▶ **What this task involves**: Quote every line below exactly as it reads.

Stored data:
———

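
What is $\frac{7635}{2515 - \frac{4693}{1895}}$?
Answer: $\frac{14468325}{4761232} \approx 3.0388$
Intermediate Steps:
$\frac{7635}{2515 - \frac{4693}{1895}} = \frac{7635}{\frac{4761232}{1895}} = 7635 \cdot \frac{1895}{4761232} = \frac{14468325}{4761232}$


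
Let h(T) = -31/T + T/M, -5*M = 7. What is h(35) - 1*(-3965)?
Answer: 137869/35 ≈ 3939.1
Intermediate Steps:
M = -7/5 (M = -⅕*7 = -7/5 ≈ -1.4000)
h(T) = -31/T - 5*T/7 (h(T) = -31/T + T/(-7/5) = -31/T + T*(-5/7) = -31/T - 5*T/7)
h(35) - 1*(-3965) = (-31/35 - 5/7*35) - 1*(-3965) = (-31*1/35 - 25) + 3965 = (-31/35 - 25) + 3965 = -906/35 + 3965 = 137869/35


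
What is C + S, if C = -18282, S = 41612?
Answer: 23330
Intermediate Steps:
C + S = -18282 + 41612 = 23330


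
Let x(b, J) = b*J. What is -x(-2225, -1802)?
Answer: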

———

▶ **Output for this exercise**:
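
What is $\frac{7635}{2515 - \frac{4693}{1895}}$?
Answer: $\frac{14468325}{4761232} \approx 3.0388$
Intermediate Steps:
$\frac{7635}{2515 - \frac{4693}{1895}} = \frac{7635}{\frac{4761232}{1895}} = 7635 \cdot \frac{1895}{4761232} = \frac{14468325}{4761232}$


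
Let h(T) = -31/T + T/M, -5*M = 7. What is h(35) - 1*(-3965)?
Answer: 137869/35 ≈ 3939.1
Intermediate Steps:
M = -7/5 (M = -⅕*7 = -7/5 ≈ -1.4000)
h(T) = -31/T - 5*T/7 (h(T) = -31/T + T/(-7/5) = -31/T + T*(-5/7) = -31/T - 5*T/7)
h(35) - 1*(-3965) = (-31/35 - 5/7*35) - 1*(-3965) = (-31*1/35 - 25) + 3965 = (-31/35 - 25) + 3965 = -906/35 + 3965 = 137869/35


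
What is C + S, if C = -18282, S = 41612?
Answer: 23330
Intermediate Steps:
C + S = -18282 + 41612 = 23330


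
Let x(b, J) = b*J. What is -x(-2225, -1802)?
Answer: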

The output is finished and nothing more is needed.